**EXERCISE GOAL:** These entries are to be retyped in full, word for word.

[Stored data]
▼▼▼

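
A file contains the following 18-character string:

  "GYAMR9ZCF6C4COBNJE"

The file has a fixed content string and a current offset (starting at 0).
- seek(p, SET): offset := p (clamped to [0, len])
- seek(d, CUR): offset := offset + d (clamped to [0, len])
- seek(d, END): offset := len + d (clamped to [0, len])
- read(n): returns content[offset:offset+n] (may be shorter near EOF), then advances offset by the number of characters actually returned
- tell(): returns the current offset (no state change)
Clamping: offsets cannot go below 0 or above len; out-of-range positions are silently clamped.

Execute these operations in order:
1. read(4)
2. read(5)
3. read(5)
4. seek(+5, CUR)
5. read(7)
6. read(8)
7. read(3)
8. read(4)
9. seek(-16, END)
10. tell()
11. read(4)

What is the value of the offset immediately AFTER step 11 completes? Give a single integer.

After 1 (read(4)): returned 'GYAM', offset=4
After 2 (read(5)): returned 'R9ZCF', offset=9
After 3 (read(5)): returned '6C4CO', offset=14
After 4 (seek(+5, CUR)): offset=18
After 5 (read(7)): returned '', offset=18
After 6 (read(8)): returned '', offset=18
After 7 (read(3)): returned '', offset=18
After 8 (read(4)): returned '', offset=18
After 9 (seek(-16, END)): offset=2
After 10 (tell()): offset=2
After 11 (read(4)): returned 'AMR9', offset=6

Answer: 6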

▲▲▲

**EXERCISE SOLUTION:**
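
A file contains the following 18-character string:

  "GYAMR9ZCF6C4COBNJE"

The file has a fixed content string and a current offset (starting at 0).
- seek(p, SET): offset := p (clamped to [0, len])
- seek(d, CUR): offset := offset + d (clamped to [0, len])
- seek(d, END): offset := len + d (clamped to [0, len])
- read(n): returns content[offset:offset+n] (may be shorter near EOF), then advances offset by the number of characters actually returned
- tell(): returns the current offset (no state change)
Clamping: offsets cannot go below 0 or above len; out-of-range positions are silently clamped.

Execute these operations in order:
1. read(4)
2. read(5)
3. read(5)
4. seek(+5, CUR)
5. read(7)
6. read(8)
7. read(3)
8. read(4)
9. seek(-16, END)
10. tell()
11. read(4)

What is the value of the offset immediately AFTER step 11 completes? Give a single integer.

After 1 (read(4)): returned 'GYAM', offset=4
After 2 (read(5)): returned 'R9ZCF', offset=9
After 3 (read(5)): returned '6C4CO', offset=14
After 4 (seek(+5, CUR)): offset=18
After 5 (read(7)): returned '', offset=18
After 6 (read(8)): returned '', offset=18
After 7 (read(3)): returned '', offset=18
After 8 (read(4)): returned '', offset=18
After 9 (seek(-16, END)): offset=2
After 10 (tell()): offset=2
After 11 (read(4)): returned 'AMR9', offset=6

Answer: 6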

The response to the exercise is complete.